### Brief
Please copy exactly the lines from the top of the data through the line containing "String, from the", and nothing else.

[Records to use — start]

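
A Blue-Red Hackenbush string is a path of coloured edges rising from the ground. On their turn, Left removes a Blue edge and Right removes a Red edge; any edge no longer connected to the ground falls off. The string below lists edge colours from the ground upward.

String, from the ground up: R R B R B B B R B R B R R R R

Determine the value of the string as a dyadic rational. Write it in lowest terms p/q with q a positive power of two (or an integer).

-12639/8192

Build v(s[:k]) for k = 1..15, string s = R R B R B B B R B R B R R R R.
1 of 15 · R · max L −∞ · min R 0 so -1
2 of 15 · RR · max L −∞ · min R -1 so -2
3 of 15 · RRB · max L -2 · min R -1 so -3/2
4 of 15 · RRBR · max L -2 · min R -3/2 so -7/4
5 of 15 · RRBRB · max L -7/4 · min R -3/2 so -13/8
6 of 15 · RRBRBB · max L -13/8 · min R -3/2 so -25/16
7 of 15 · RRBRBBB · max L -25/16 · min R -3/2 so -49/32
8 of 15 · RRBRBBBR · max L -25/16 · min R -49/32 so -99/64
9 of 15 · RRBRBBBRB · max L -99/64 · min R -49/32 so -197/128
10 of 15 · RRBRBBBRBR · max L -99/64 · min R -197/128 so -395/256
11 of 15 · RRBRBBBRBRB · max L -395/256 · min R -197/128 so -789/512
12 of 15 · RRBRBBBRBRBR · max L -395/256 · min R -789/512 so -1579/1024
13 of 15 · RRBRBBBRBRBRR · max L -395/256 · min R -1579/1024 so -3159/2048
14 of 15 · RRBRBBBRBRBRRR · max L -395/256 · min R -3159/2048 so -6319/4096
15 of 15 · RRBRBBBRBRBRRRR · max L -395/256 · min R -6319/4096 so -12639/8192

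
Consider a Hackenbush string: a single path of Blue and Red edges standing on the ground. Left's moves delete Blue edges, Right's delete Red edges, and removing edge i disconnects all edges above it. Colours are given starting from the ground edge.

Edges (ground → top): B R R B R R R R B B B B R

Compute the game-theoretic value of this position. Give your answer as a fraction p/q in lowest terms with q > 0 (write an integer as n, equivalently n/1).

1085/4096

Build value(s[:k]) for k = 1..13, string s = B R R B R R R R B B B B R.
value_1 [B]  L=[0]  R=[(no moves)]  → 1
value_2 [BR]  L=[0]  R=[1]  → 1/2
value_3 [BRR]  L=[0]  R=[1/2 1]  → 1/4
value_4 [BRRB]  L=[0 1/4]  R=[1/2 1]  → 3/8
value_5 [BRRBR]  L=[0 1/4]  R=[3/8 1/2 1]  → 5/16
value_6 [BRRBRR]  L=[0 1/4]  R=[5/16 3/8 1/2 1]  → 9/32
value_7 [BRRBRRR]  L=[0 1/4]  R=[9/32 5/16 3/8 1/2 1]  → 17/64
value_8 [BRRBRRRR]  L=[0 1/4]  R=[17/64 9/32 5/16 3/8 1/2 1]  → 33/128
value_9 [BRRBRRRRB]  L=[0 1/4 33/128]  R=[17/64 9/32 5/16 3/8 1/2 1]  → 67/256
value_10 [BRRBRRRRBB]  L=[0 1/4 33/128 67/256]  R=[17/64 9/32 5/16 3/8 1/2 1]  → 135/512
value_11 [BRRBRRRRBBB]  L=[0 1/4 33/128 67/256 135/512]  R=[17/64 9/32 5/16 3/8 1/2 1]  → 271/1024
value_12 [BRRBRRRRBBBB]  L=[0 1/4 33/128 67/256 135/512 271/1024]  R=[17/64 9/32 5/16 3/8 1/2 1]  → 543/2048
value_13 [BRRBRRRRBBBBR]  L=[0 1/4 33/128 67/256 135/512 271/1024]  R=[543/2048 17/64 9/32 5/16 3/8 1/2 1]  → 1085/4096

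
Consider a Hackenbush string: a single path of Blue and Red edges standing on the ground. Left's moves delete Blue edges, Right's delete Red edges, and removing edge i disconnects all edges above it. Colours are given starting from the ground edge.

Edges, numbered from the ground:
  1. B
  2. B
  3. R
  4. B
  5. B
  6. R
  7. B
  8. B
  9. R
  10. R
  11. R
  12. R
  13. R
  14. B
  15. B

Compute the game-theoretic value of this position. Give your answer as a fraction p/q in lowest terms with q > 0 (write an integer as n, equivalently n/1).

15111/8192

v_1 [B]  L=[0]  R=[∅]  = 1
v_2 [BB]  L=[0,1]  R=[∅]  = 2
v_3 [BBR]  L=[0,1]  R=[2]  = 3/2
v_4 [BBRB]  L=[0,1,3/2]  R=[2]  = 7/4
v_5 [BBRBB]  L=[0,1,3/2,7/4]  R=[2]  = 15/8
v_6 [BBRBBR]  L=[0,1,3/2,7/4]  R=[15/8,2]  = 29/16
v_7 [BBRBBRB]  L=[0,1,3/2,7/4,29/16]  R=[15/8,2]  = 59/32
v_8 [BBRBBRBB]  L=[0,1,3/2,7/4,29/16,59/32]  R=[15/8,2]  = 119/64
v_9 [BBRBBRBBR]  L=[0,1,3/2,7/4,29/16,59/32]  R=[119/64,15/8,2]  = 237/128
v_10 [BBRBBRBBRR]  L=[0,1,3/2,7/4,29/16,59/32]  R=[237/128,119/64,15/8,2]  = 473/256
v_11 [BBRBBRBBRRR]  L=[0,1,3/2,7/4,29/16,59/32]  R=[473/256,237/128,119/64,15/8,2]  = 945/512
v_12 [BBRBBRBBRRRR]  L=[0,1,3/2,7/4,29/16,59/32]  R=[945/512,473/256,237/128,119/64,15/8,2]  = 1889/1024
v_13 [BBRBBRBBRRRRR]  L=[0,1,3/2,7/4,29/16,59/32]  R=[1889/1024,945/512,473/256,237/128,119/64,15/8,2]  = 3777/2048
v_14 [BBRBBRBBRRRRRB]  L=[0,1,3/2,7/4,29/16,59/32,3777/2048]  R=[1889/1024,945/512,473/256,237/128,119/64,15/8,2]  = 7555/4096
v_15 [BBRBBRBBRRRRRBB]  L=[0,1,3/2,7/4,29/16,59/32,3777/2048,7555/4096]  R=[1889/1024,945/512,473/256,237/128,119/64,15/8,2]  = 15111/8192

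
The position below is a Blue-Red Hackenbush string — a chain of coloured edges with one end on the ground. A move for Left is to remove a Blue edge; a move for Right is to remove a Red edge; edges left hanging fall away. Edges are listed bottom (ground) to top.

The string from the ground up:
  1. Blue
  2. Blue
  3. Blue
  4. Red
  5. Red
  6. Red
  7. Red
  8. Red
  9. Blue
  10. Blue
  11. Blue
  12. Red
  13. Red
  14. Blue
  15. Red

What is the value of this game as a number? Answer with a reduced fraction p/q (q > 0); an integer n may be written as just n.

step 1: add Blue to get B; options L={ 0 } R={ · } ⇒ 1
step 2: add Blue to get BB; options L={ 0 1 } R={ · } ⇒ 2
step 3: add Blue to get BBB; options L={ 0 1 2 } R={ · } ⇒ 3
step 4: add Red to get BBBR; options L={ 0 1 2 } R={ 3 } ⇒ 5/2
step 5: add Red to get BBBRR; options L={ 0 1 2 } R={ 5/2 3 } ⇒ 9/4
step 6: add Red to get BBBRRR; options L={ 0 1 2 } R={ 9/4 5/2 3 } ⇒ 17/8
step 7: add Red to get BBBRRRR; options L={ 0 1 2 } R={ 17/8 9/4 5/2 3 } ⇒ 33/16
step 8: add Red to get BBBRRRRR; options L={ 0 1 2 } R={ 33/16 17/8 9/4 5/2 3 } ⇒ 65/32
step 9: add Blue to get BBBRRRRRB; options L={ 0 1 2 65/32 } R={ 33/16 17/8 9/4 5/2 3 } ⇒ 131/64
step 10: add Blue to get BBBRRRRRBB; options L={ 0 1 2 65/32 131/64 } R={ 33/16 17/8 9/4 5/2 3 } ⇒ 263/128
step 11: add Blue to get BBBRRRRRBBB; options L={ 0 1 2 65/32 131/64 263/128 } R={ 33/16 17/8 9/4 5/2 3 } ⇒ 527/256
step 12: add Red to get BBBRRRRRBBBR; options L={ 0 1 2 65/32 131/64 263/128 } R={ 527/256 33/16 17/8 9/4 5/2 3 } ⇒ 1053/512
step 13: add Red to get BBBRRRRRBBBRR; options L={ 0 1 2 65/32 131/64 263/128 } R={ 1053/512 527/256 33/16 17/8 9/4 5/2 3 } ⇒ 2105/1024
step 14: add Blue to get BBBRRRRRBBBRRB; options L={ 0 1 2 65/32 131/64 263/128 2105/1024 } R={ 1053/512 527/256 33/16 17/8 9/4 5/2 3 } ⇒ 4211/2048
step 15: add Red to get BBBRRRRRBBBRRBR; options L={ 0 1 2 65/32 131/64 263/128 2105/1024 } R={ 4211/2048 1053/512 527/256 33/16 17/8 9/4 5/2 3 } ⇒ 8421/4096

8421/4096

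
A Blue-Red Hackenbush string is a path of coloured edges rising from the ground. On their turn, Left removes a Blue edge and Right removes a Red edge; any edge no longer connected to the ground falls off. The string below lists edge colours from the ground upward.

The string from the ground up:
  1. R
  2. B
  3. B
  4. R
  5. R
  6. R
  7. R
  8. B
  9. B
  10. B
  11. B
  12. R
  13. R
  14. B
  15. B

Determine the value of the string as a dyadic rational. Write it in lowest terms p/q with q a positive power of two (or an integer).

Build G(s[:k]) for k = 1..15, string s = R B B R R R R B B B B R R B B.
R: Left { · }, Right { 0 } — simplest -1
RB: Left { -1 }, Right { 0 } — simplest -1/2
RBB: Left { -1; -1/2 }, Right { 0 } — simplest -1/4
RBBR: Left { -1; -1/2 }, Right { -1/4; 0 } — simplest -3/8
RBBRR: Left { -1; -1/2 }, Right { -3/8; -1/4; 0 } — simplest -7/16
RBBRRR: Left { -1; -1/2 }, Right { -7/16; -3/8; -1/4; 0 } — simplest -15/32
RBBRRRR: Left { -1; -1/2 }, Right { -15/32; -7/16; -3/8; -1/4; 0 } — simplest -31/64
RBBRRRRB: Left { -1; -1/2; -31/64 }, Right { -15/32; -7/16; -3/8; -1/4; 0 } — simplest -61/128
RBBRRRRBB: Left { -1; -1/2; -31/64; -61/128 }, Right { -15/32; -7/16; -3/8; -1/4; 0 } — simplest -121/256
RBBRRRRBBB: Left { -1; -1/2; -31/64; -61/128; -121/256 }, Right { -15/32; -7/16; -3/8; -1/4; 0 } — simplest -241/512
RBBRRRRBBBB: Left { -1; -1/2; -31/64; -61/128; -121/256; -241/512 }, Right { -15/32; -7/16; -3/8; -1/4; 0 } — simplest -481/1024
RBBRRRRBBBBR: Left { -1; -1/2; -31/64; -61/128; -121/256; -241/512 }, Right { -481/1024; -15/32; -7/16; -3/8; -1/4; 0 } — simplest -963/2048
RBBRRRRBBBBRR: Left { -1; -1/2; -31/64; -61/128; -121/256; -241/512 }, Right { -963/2048; -481/1024; -15/32; -7/16; -3/8; -1/4; 0 } — simplest -1927/4096
RBBRRRRBBBBRRB: Left { -1; -1/2; -31/64; -61/128; -121/256; -241/512; -1927/4096 }, Right { -963/2048; -481/1024; -15/32; -7/16; -3/8; -1/4; 0 } — simplest -3853/8192
RBBRRRRBBBBRRBB: Left { -1; -1/2; -31/64; -61/128; -121/256; -241/512; -1927/4096; -3853/8192 }, Right { -963/2048; -481/1024; -15/32; -7/16; -3/8; -1/4; 0 } — simplest -7705/16384

-7705/16384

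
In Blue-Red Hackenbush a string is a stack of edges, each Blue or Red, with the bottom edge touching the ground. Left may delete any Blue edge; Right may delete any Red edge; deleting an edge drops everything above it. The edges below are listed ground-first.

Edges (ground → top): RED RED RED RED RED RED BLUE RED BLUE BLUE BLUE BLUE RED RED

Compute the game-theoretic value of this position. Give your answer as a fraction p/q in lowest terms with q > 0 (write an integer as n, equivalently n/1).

-1415/256

1 of 14 · R · max L −∞ · min R 0 = -1
2 of 14 · RR · max L −∞ · min R -1 = -2
3 of 14 · RRR · max L −∞ · min R -2 = -3
4 of 14 · RRRR · max L −∞ · min R -3 = -4
5 of 14 · RRRRR · max L −∞ · min R -4 = -5
6 of 14 · RRRRRR · max L −∞ · min R -5 = -6
7 of 14 · RRRRRRB · max L -6 · min R -5 = -11/2
8 of 14 · RRRRRRBR · max L -6 · min R -11/2 = -23/4
9 of 14 · RRRRRRBRB · max L -23/4 · min R -11/2 = -45/8
10 of 14 · RRRRRRBRBB · max L -45/8 · min R -11/2 = -89/16
11 of 14 · RRRRRRBRBBB · max L -89/16 · min R -11/2 = -177/32
12 of 14 · RRRRRRBRBBBB · max L -177/32 · min R -11/2 = -353/64
13 of 14 · RRRRRRBRBBBBR · max L -177/32 · min R -353/64 = -707/128
14 of 14 · RRRRRRBRBBBBRR · max L -177/32 · min R -707/128 = -1415/256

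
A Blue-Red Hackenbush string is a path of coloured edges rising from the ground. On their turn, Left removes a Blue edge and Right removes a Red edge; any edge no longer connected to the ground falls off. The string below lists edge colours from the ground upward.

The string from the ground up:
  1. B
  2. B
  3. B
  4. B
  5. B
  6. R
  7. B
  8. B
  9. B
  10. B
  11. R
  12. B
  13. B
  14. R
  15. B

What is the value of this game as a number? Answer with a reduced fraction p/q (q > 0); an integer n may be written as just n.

5083/1024

G(B) = { 0 |  } gives 1
G(BB) = { 0 1 |  } gives 2
G(BBB) = { 0 1 2 |  } gives 3
G(BBBB) = { 0 1 2 3 |  } gives 4
G(BBBBB) = { 0 1 2 3 4 |  } gives 5
G(BBBBBR) = { 0 1 2 3 4 | 5 } gives 9/2
G(BBBBBRB) = { 0 1 2 3 4 9/2 | 5 } gives 19/4
G(BBBBBRBB) = { 0 1 2 3 4 9/2 19/4 | 5 } gives 39/8
G(BBBBBRBBB) = { 0 1 2 3 4 9/2 19/4 39/8 | 5 } gives 79/16
G(BBBBBRBBBB) = { 0 1 2 3 4 9/2 19/4 39/8 79/16 | 5 } gives 159/32
G(BBBBBRBBBBR) = { 0 1 2 3 4 9/2 19/4 39/8 79/16 | 159/32 5 } gives 317/64
G(BBBBBRBBBBRB) = { 0 1 2 3 4 9/2 19/4 39/8 79/16 317/64 | 159/32 5 } gives 635/128
G(BBBBBRBBBBRBB) = { 0 1 2 3 4 9/2 19/4 39/8 79/16 317/64 635/128 | 159/32 5 } gives 1271/256
G(BBBBBRBBBBRBBR) = { 0 1 2 3 4 9/2 19/4 39/8 79/16 317/64 635/128 | 1271/256 159/32 5 } gives 2541/512
G(BBBBBRBBBBRBBRB) = { 0 1 2 3 4 9/2 19/4 39/8 79/16 317/64 635/128 2541/512 | 1271/256 159/32 5 } gives 5083/1024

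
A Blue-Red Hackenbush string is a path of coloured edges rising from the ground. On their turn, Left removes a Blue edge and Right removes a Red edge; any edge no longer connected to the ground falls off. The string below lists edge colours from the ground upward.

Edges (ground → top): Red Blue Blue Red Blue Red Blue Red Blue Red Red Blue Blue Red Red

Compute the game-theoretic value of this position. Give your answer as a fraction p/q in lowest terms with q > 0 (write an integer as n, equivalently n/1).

Recurse on prefixes of the 15-edge string Red Blue Blue Red Blue Red Blue Red Blue Red Red Blue Blue Red Red:
value(R) = {  | 0 } => -1
value(RB) = { -1 | 0 } => -1/2
value(RBB) = { -1 -1/2 | 0 } => -1/4
value(RBBR) = { -1 -1/2 | -1/4 0 } => -3/8
value(RBBRB) = { -1 -1/2 -3/8 | -1/4 0 } => -5/16
value(RBBRBR) = { -1 -1/2 -3/8 | -5/16 -1/4 0 } => -11/32
value(RBBRBRB) = { -1 -1/2 -3/8 -11/32 | -5/16 -1/4 0 } => -21/64
value(RBBRBRBR) = { -1 -1/2 -3/8 -11/32 | -21/64 -5/16 -1/4 0 } => -43/128
value(RBBRBRBRB) = { -1 -1/2 -3/8 -11/32 -43/128 | -21/64 -5/16 -1/4 0 } => -85/256
value(RBBRBRBRBR) = { -1 -1/2 -3/8 -11/32 -43/128 | -85/256 -21/64 -5/16 -1/4 0 } => -171/512
value(RBBRBRBRBRR) = { -1 -1/2 -3/8 -11/32 -43/128 | -171/512 -85/256 -21/64 -5/16 -1/4 0 } => -343/1024
value(RBBRBRBRBRRB) = { -1 -1/2 -3/8 -11/32 -43/128 -343/1024 | -171/512 -85/256 -21/64 -5/16 -1/4 0 } => -685/2048
value(RBBRBRBRBRRBB) = { -1 -1/2 -3/8 -11/32 -43/128 -343/1024 -685/2048 | -171/512 -85/256 -21/64 -5/16 -1/4 0 } => -1369/4096
value(RBBRBRBRBRRBBR) = { -1 -1/2 -3/8 -11/32 -43/128 -343/1024 -685/2048 | -1369/4096 -171/512 -85/256 -21/64 -5/16 -1/4 0 } => -2739/8192
value(RBBRBRBRBRRBBRR) = { -1 -1/2 -3/8 -11/32 -43/128 -343/1024 -685/2048 | -2739/8192 -1369/4096 -171/512 -85/256 -21/64 -5/16 -1/4 0 } => -5479/16384

-5479/16384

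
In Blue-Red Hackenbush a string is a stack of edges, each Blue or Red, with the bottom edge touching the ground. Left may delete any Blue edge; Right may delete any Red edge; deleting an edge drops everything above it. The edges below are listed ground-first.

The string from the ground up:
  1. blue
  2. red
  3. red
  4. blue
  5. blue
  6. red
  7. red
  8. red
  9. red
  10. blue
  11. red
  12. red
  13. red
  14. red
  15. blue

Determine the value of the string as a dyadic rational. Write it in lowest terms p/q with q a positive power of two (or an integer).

Build value(s[:k]) for k = 1..15, string s = blue red red blue blue red red red red blue red red red red blue.
value(b) = { 0 | none } -> 1
value(br) = { 0 | 1 } -> 1/2
value(brr) = { 0 | 1/2; 1 } -> 1/4
value(brrb) = { 0; 1/4 | 1/2; 1 } -> 3/8
value(brrbb) = { 0; 1/4; 3/8 | 1/2; 1 } -> 7/16
value(brrbbr) = { 0; 1/4; 3/8 | 7/16; 1/2; 1 } -> 13/32
value(brrbbrr) = { 0; 1/4; 3/8 | 13/32; 7/16; 1/2; 1 } -> 25/64
value(brrbbrrr) = { 0; 1/4; 3/8 | 25/64; 13/32; 7/16; 1/2; 1 } -> 49/128
value(brrbbrrrr) = { 0; 1/4; 3/8 | 49/128; 25/64; 13/32; 7/16; 1/2; 1 } -> 97/256
value(brrbbrrrrb) = { 0; 1/4; 3/8; 97/256 | 49/128; 25/64; 13/32; 7/16; 1/2; 1 } -> 195/512
value(brrbbrrrrbr) = { 0; 1/4; 3/8; 97/256 | 195/512; 49/128; 25/64; 13/32; 7/16; 1/2; 1 } -> 389/1024
value(brrbbrrrrbrr) = { 0; 1/4; 3/8; 97/256 | 389/1024; 195/512; 49/128; 25/64; 13/32; 7/16; 1/2; 1 } -> 777/2048
value(brrbbrrrrbrrr) = { 0; 1/4; 3/8; 97/256 | 777/2048; 389/1024; 195/512; 49/128; 25/64; 13/32; 7/16; 1/2; 1 } -> 1553/4096
value(brrbbrrrrbrrrr) = { 0; 1/4; 3/8; 97/256 | 1553/4096; 777/2048; 389/1024; 195/512; 49/128; 25/64; 13/32; 7/16; 1/2; 1 } -> 3105/8192
value(brrbbrrrrbrrrrb) = { 0; 1/4; 3/8; 97/256; 3105/8192 | 1553/4096; 777/2048; 389/1024; 195/512; 49/128; 25/64; 13/32; 7/16; 1/2; 1 } -> 6211/16384

6211/16384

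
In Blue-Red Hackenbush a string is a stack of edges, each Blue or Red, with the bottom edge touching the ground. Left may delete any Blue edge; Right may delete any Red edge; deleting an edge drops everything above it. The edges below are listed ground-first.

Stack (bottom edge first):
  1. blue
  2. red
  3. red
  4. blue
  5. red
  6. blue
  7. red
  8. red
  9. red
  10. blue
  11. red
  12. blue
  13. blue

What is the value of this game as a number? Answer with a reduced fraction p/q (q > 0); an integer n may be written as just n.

1303/4096

1 of 13 · b · max L 0 · min R +∞ — 1
2 of 13 · br · max L 0 · min R 1 — 1/2
3 of 13 · brr · max L 0 · min R 1/2 — 1/4
4 of 13 · brrb · max L 1/4 · min R 1/2 — 3/8
5 of 13 · brrbr · max L 1/4 · min R 3/8 — 5/16
6 of 13 · brrbrb · max L 5/16 · min R 3/8 — 11/32
7 of 13 · brrbrbr · max L 5/16 · min R 11/32 — 21/64
8 of 13 · brrbrbrr · max L 5/16 · min R 21/64 — 41/128
9 of 13 · brrbrbrrr · max L 5/16 · min R 41/128 — 81/256
10 of 13 · brrbrbrrrb · max L 81/256 · min R 41/128 — 163/512
11 of 13 · brrbrbrrrbr · max L 81/256 · min R 163/512 — 325/1024
12 of 13 · brrbrbrrrbrb · max L 325/1024 · min R 163/512 — 651/2048
13 of 13 · brrbrbrrrbrbb · max L 651/2048 · min R 163/512 — 1303/4096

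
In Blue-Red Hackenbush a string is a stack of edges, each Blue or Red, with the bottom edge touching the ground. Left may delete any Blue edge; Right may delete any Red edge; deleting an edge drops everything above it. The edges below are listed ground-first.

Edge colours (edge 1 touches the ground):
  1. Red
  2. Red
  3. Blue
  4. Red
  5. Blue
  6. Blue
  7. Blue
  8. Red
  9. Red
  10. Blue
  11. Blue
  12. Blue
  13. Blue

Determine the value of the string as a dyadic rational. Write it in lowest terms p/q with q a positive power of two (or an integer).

-3169/2048

Prefix values for Red Red Blue Red Blue Blue Blue Red Red Blue Blue Blue Blue via {L|R} + simplicity:
R: Left { · }, Right { 0 } -> simplest -1
RR: Left { · }, Right { -1; 0 } -> simplest -2
RRB: Left { -2 }, Right { -1; 0 } -> simplest -3/2
RRBR: Left { -2 }, Right { -3/2; -1; 0 } -> simplest -7/4
RRBRB: Left { -2; -7/4 }, Right { -3/2; -1; 0 } -> simplest -13/8
RRBRBB: Left { -2; -7/4; -13/8 }, Right { -3/2; -1; 0 } -> simplest -25/16
RRBRBBB: Left { -2; -7/4; -13/8; -25/16 }, Right { -3/2; -1; 0 } -> simplest -49/32
RRBRBBBR: Left { -2; -7/4; -13/8; -25/16 }, Right { -49/32; -3/2; -1; 0 } -> simplest -99/64
RRBRBBBRR: Left { -2; -7/4; -13/8; -25/16 }, Right { -99/64; -49/32; -3/2; -1; 0 } -> simplest -199/128
RRBRBBBRRB: Left { -2; -7/4; -13/8; -25/16; -199/128 }, Right { -99/64; -49/32; -3/2; -1; 0 } -> simplest -397/256
RRBRBBBRRBB: Left { -2; -7/4; -13/8; -25/16; -199/128; -397/256 }, Right { -99/64; -49/32; -3/2; -1; 0 } -> simplest -793/512
RRBRBBBRRBBB: Left { -2; -7/4; -13/8; -25/16; -199/128; -397/256; -793/512 }, Right { -99/64; -49/32; -3/2; -1; 0 } -> simplest -1585/1024
RRBRBBBRRBBBB: Left { -2; -7/4; -13/8; -25/16; -199/128; -397/256; -793/512; -1585/1024 }, Right { -99/64; -49/32; -3/2; -1; 0 } -> simplest -3169/2048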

[Records to use — finish]

### Your solution
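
A Blue-Red Hackenbush string is a path of coloured edges rising from the ground. On their turn, Left removes a Blue edge and Right removes a Red edge; any edge no longer connected to the ground falls off. The string below lists edge colours from the ground upward.

String, from the ground up: R R B R B B B R B R B R R R R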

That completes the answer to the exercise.